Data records
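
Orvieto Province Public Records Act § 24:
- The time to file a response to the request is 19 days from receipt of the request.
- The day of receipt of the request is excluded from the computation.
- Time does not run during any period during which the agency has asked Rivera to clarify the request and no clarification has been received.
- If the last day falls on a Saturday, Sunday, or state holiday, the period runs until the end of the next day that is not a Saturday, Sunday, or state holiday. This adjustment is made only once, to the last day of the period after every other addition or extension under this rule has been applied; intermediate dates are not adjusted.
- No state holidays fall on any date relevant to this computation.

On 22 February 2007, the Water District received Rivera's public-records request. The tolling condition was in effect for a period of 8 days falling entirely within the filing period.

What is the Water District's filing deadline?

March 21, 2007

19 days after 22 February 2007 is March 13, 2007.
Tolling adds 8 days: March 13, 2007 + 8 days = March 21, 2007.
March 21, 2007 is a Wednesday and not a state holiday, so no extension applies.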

==

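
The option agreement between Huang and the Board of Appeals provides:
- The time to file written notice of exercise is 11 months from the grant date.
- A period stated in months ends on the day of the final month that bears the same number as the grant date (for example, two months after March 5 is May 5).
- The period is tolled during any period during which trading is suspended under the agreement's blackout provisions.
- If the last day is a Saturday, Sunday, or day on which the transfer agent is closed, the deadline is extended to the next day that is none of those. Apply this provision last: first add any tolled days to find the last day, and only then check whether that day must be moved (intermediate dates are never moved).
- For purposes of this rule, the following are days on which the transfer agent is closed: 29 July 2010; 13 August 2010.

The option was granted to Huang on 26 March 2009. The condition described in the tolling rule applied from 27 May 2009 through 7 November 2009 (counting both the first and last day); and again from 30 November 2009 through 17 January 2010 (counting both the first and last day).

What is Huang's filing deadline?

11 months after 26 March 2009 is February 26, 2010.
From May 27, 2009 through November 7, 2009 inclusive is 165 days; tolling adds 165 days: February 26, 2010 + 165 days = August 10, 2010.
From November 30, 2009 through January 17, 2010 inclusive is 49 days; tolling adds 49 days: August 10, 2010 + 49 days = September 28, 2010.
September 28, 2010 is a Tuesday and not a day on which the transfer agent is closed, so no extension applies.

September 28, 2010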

HOW TO COMPLETE THIS TASK
Start with the line above that contains "Orvieto Province Public" and stop after the line that contains "- Time does". Output those lines exactly, and only those.

RESPONSE TO THE EXERCISE
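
Orvieto Province Public Records Act § 24:
- The time to file a response to the request is 19 days from receipt of the request.
- The day of receipt of the request is excluded from the computation.
- Time does not run during any period during which the agency has asked Rivera to clarify the request and no clarification has been received.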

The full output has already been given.